* [Assignment] Your response needs to be the data below, retyped exactly.

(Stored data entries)
★ ★ ★
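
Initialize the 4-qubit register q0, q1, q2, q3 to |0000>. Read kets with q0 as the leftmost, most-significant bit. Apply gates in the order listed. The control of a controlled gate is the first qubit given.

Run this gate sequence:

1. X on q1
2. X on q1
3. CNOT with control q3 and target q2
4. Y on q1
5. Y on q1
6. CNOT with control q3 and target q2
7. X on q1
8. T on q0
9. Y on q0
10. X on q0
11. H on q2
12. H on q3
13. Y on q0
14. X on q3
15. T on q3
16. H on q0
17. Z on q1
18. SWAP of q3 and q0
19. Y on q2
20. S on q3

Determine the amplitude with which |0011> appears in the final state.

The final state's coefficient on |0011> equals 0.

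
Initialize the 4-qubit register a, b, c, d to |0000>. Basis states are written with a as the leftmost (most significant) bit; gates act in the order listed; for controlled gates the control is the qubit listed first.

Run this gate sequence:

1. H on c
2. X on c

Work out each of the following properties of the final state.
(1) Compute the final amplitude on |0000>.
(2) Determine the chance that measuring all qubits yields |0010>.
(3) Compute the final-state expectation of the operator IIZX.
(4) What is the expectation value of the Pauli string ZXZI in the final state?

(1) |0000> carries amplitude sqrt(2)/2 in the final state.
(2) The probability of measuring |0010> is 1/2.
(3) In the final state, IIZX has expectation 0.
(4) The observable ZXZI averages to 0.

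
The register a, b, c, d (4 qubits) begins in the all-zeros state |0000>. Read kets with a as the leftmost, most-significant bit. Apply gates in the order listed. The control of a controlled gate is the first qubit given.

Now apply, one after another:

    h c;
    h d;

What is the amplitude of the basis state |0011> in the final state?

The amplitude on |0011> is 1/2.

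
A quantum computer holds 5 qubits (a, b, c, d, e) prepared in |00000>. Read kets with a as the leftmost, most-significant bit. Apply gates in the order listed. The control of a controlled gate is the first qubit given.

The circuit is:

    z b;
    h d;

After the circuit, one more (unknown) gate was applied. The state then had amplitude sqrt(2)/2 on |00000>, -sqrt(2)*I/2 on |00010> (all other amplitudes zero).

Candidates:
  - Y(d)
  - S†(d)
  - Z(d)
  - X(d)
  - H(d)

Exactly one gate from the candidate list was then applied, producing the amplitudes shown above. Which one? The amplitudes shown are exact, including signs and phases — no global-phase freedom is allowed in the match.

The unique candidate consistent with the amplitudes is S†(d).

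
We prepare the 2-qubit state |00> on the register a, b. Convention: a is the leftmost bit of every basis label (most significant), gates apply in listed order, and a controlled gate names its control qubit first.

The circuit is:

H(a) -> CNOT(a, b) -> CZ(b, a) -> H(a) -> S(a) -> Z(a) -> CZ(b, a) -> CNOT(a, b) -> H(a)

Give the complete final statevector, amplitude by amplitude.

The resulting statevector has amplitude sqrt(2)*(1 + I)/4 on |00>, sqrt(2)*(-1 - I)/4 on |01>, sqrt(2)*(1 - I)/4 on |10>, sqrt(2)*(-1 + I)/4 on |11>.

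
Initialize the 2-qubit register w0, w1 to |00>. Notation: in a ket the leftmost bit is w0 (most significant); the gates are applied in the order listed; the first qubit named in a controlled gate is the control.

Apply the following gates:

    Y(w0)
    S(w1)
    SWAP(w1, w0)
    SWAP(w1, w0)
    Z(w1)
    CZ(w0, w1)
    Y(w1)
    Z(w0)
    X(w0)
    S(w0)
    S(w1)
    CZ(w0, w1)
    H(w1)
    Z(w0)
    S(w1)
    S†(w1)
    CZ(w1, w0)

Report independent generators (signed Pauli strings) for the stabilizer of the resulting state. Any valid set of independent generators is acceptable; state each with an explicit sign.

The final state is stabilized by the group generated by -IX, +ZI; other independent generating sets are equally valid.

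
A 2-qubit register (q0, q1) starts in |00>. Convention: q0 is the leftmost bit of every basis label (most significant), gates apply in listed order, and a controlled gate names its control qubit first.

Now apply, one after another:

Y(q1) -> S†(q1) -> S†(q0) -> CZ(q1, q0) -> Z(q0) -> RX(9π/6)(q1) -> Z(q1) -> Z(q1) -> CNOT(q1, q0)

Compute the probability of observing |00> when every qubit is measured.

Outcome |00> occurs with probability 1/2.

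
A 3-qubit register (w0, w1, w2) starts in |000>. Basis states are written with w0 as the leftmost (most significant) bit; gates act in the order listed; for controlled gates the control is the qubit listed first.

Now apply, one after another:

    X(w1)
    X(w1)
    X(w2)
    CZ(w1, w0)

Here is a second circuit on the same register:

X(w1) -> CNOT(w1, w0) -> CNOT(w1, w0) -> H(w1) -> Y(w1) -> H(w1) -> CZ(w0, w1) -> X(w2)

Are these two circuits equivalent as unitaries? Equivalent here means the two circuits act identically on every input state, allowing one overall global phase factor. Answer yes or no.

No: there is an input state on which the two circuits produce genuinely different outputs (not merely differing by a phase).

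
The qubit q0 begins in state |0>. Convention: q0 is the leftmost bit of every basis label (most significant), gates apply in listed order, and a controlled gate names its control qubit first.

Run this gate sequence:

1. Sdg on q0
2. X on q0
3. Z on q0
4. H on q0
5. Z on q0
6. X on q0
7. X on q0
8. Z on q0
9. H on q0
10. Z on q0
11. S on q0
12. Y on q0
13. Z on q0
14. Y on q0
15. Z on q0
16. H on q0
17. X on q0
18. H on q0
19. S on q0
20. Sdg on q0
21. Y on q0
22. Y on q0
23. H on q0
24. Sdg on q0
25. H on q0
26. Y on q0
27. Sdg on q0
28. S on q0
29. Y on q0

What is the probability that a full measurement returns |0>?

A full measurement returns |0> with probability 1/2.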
★ ★ ★
* [Answer space]
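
Initialize the 4-qubit register q0, q1, q2, q3 to |0000>. Read kets with q0 as the leftmost, most-significant bit. Apply gates in the order listed. The control of a controlled gate is the first qubit given.

Run this gate sequence:

1. X on q1
2. X on q1
3. CNOT with control q3 and target q2
4. Y on q1
5. Y on q1
6. CNOT with control q3 and target q2
7. X on q1
8. T on q0
9. Y on q0
10. X on q0
11. H on q2
12. H on q3
13. Y on q0
14. X on q3
15. T on q3
16. H on q0
17. Z on q1
18. SWAP of q3 and q0
19. Y on q2
20. S on q3

Determine the amplitude with which |0011> appears in the final state.

The final state's coefficient on |0011> equals 0.

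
Initialize the 4-qubit register a, b, c, d to |0000>. Basis states are written with a as the leftmost (most significant) bit; gates act in the order listed; for controlled gates the control is the qubit listed first.

Run this gate sequence:

1. H on c
2. X on c

Work out each of the following properties of the final state.
(1) Compute the final amplitude on |0000>.
(2) Determine the chance that measuring all qubits yields |0010>.
(3) Compute the final-state expectation of the operator IIZX.
(4) What is the expectation value of the Pauli string ZXZI in the final state?

(1) |0000> carries amplitude sqrt(2)/2 in the final state.
(2) The probability of measuring |0010> is 1/2.
(3) In the final state, IIZX has expectation 0.
(4) The observable ZXZI averages to 0.

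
The register a, b, c, d (4 qubits) begins in the all-zeros state |0000>. Read kets with a as the leftmost, most-significant bit. Apply gates in the order listed. The control of a controlled gate is the first qubit given.

Now apply, one after another:

    h c;
    h d;

What is the amplitude of the basis state |0011> in the final state?

The amplitude on |0011> is 1/2.

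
A quantum computer holds 5 qubits (a, b, c, d, e) prepared in |00000>. Read kets with a as the leftmost, most-significant bit. Apply gates in the order listed. The control of a controlled gate is the first qubit given.

The circuit is:

    z b;
    h d;

After the circuit, one more (unknown) gate was applied. The state then had amplitude sqrt(2)/2 on |00000>, -sqrt(2)*I/2 on |00010> (all other amplitudes zero).

Candidates:
  - Y(d)
  - S†(d)
  - Z(d)
  - X(d)
  - H(d)

Exactly one gate from the candidate list was then applied, producing the amplitudes shown above. Which one? The amplitudes shown are exact, including signs and phases — no global-phase freedom is allowed in the match.

The unique candidate consistent with the amplitudes is S†(d).

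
We prepare the 2-qubit state |00> on the register a, b. Convention: a is the leftmost bit of every basis label (most significant), gates apply in listed order, and a controlled gate names its control qubit first.

The circuit is:

H(a) -> CNOT(a, b) -> CZ(b, a) -> H(a) -> S(a) -> Z(a) -> CZ(b, a) -> CNOT(a, b) -> H(a)

Give the complete final statevector, amplitude by amplitude.

The resulting statevector has amplitude sqrt(2)*(1 + I)/4 on |00>, sqrt(2)*(-1 - I)/4 on |01>, sqrt(2)*(1 - I)/4 on |10>, sqrt(2)*(-1 + I)/4 on |11>.

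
Initialize the 2-qubit register w0, w1 to |00>. Notation: in a ket the leftmost bit is w0 (most significant); the gates are applied in the order listed; the first qubit named in a controlled gate is the control.

Apply the following gates:

    Y(w0)
    S(w1)
    SWAP(w1, w0)
    SWAP(w1, w0)
    Z(w1)
    CZ(w0, w1)
    Y(w1)
    Z(w0)
    X(w0)
    S(w0)
    S(w1)
    CZ(w0, w1)
    H(w1)
    Z(w0)
    S(w1)
    S†(w1)
    CZ(w1, w0)

Report independent generators (signed Pauli strings) for the stabilizer of the resulting state. Any valid set of independent generators is acceptable; state each with an explicit sign.

The final state is stabilized by the group generated by -IX, +ZI; other independent generating sets are equally valid.

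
A 2-qubit register (q0, q1) starts in |00>. Convention: q0 is the leftmost bit of every basis label (most significant), gates apply in listed order, and a controlled gate names its control qubit first.

Now apply, one after another:

Y(q1) -> S†(q1) -> S†(q0) -> CZ(q1, q0) -> Z(q0) -> RX(9π/6)(q1) -> Z(q1) -> Z(q1) -> CNOT(q1, q0)

Compute the probability of observing |00> when every qubit is measured.

Outcome |00> occurs with probability 1/2.

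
A 3-qubit register (w0, w1, w2) starts in |000>. Basis states are written with w0 as the leftmost (most significant) bit; gates act in the order listed; for controlled gates the control is the qubit listed first.

Now apply, one after another:

    X(w1)
    X(w1)
    X(w2)
    CZ(w1, w0)

Here is a second circuit on the same register:

X(w1) -> CNOT(w1, w0) -> CNOT(w1, w0) -> H(w1) -> Y(w1) -> H(w1) -> CZ(w0, w1) -> X(w2)

Are these two circuits equivalent as unitaries? Equivalent here means the two circuits act identically on every input state, allowing one overall global phase factor. Answer yes or no.

No: there is an input state on which the two circuits produce genuinely different outputs (not merely differing by a phase).

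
The qubit q0 begins in state |0>. Convention: q0 is the leftmost bit of every basis label (most significant), gates apply in listed order, and a controlled gate names its control qubit first.

Run this gate sequence:

1. Sdg on q0
2. X on q0
3. Z on q0
4. H on q0
5. Z on q0
6. X on q0
7. X on q0
8. Z on q0
9. H on q0
10. Z on q0
11. S on q0
12. Y on q0
13. Z on q0
14. Y on q0
15. Z on q0
16. H on q0
17. X on q0
18. H on q0
19. S on q0
20. Sdg on q0
21. Y on q0
22. Y on q0
23. H on q0
24. Sdg on q0
25. H on q0
26. Y on q0
27. Sdg on q0
28. S on q0
29. Y on q0

What is the probability that a full measurement returns |0>?

A full measurement returns |0> with probability 1/2.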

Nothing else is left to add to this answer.